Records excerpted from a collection
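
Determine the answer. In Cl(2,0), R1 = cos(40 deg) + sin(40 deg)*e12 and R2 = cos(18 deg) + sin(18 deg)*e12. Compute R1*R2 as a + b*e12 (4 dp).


Same-plane rotors commute and their half-angles add:
R1*R2 = cos(a1 + a2) + sin(a1 + a2)*e12.
a1 + a2 = 40 + 18 = 58 deg
cos(58 deg) = 0.5299
sin(58 deg) = 0.8480
R1*R2 = 0.5299 + 0.8480*e12


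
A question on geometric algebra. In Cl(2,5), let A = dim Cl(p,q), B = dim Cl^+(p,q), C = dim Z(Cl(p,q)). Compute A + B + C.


n = 2 + 5 = 7
Total dim = 2^7 = 128
Even subalgebra dim = 2^6 = 64
n is odd, so center dim = 2
Sum = 128 + 64 + 2 = 194


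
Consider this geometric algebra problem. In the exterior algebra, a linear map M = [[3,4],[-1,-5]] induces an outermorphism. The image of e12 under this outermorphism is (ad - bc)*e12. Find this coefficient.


The outermorphism of a linear map f sends e1^e2 to f(e1)^f(e2).
f(e1) = 3*e1 - 1*e2
f(e2) = 4*e1 - 5*e2
f(e1) ^ f(e2) = (3*e1 - 1*e2) ^ (4*e1 - 5*e2)
= 3*(-5)*e12 + (-1)*4*e21
= (-15 - (-4))*e12
= -11*e12
Coefficient = -11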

** WHAT YOU HAVE TO DO **
Repeat every entry exactly as written above.

** EXERCISE RESULT **
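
Determine the answer. In Cl(2,0), R1 = cos(40 deg) + sin(40 deg)*e12 and R2 = cos(18 deg) + sin(18 deg)*e12. Compute R1*R2 as a + b*e12 (4 dp).


Same-plane rotors commute and their half-angles add:
R1*R2 = cos(a1 + a2) + sin(a1 + a2)*e12.
a1 + a2 = 40 + 18 = 58 deg
cos(58 deg) = 0.5299
sin(58 deg) = 0.8480
R1*R2 = 0.5299 + 0.8480*e12


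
A question on geometric algebra. In Cl(2,5), let A = dim Cl(p,q), B = dim Cl^+(p,q), C = dim Z(Cl(p,q)). Compute A + B + C.


n = 2 + 5 = 7
Total dim = 2^7 = 128
Even subalgebra dim = 2^6 = 64
n is odd, so center dim = 2
Sum = 128 + 64 + 2 = 194


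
Consider this geometric algebra problem. In the exterior algebra, a linear map M = [[3,4],[-1,-5]] induces an outermorphism. The image of e12 under this outermorphism is (ad - bc)*e12. Find this coefficient.


The outermorphism of a linear map f sends e1^e2 to f(e1)^f(e2).
f(e1) = 3*e1 - 1*e2
f(e2) = 4*e1 - 5*e2
f(e1) ^ f(e2) = (3*e1 - 1*e2) ^ (4*e1 - 5*e2)
= 3*(-5)*e12 + (-1)*4*e21
= (-15 - (-4))*e12
= -11*e12
Coefficient = -11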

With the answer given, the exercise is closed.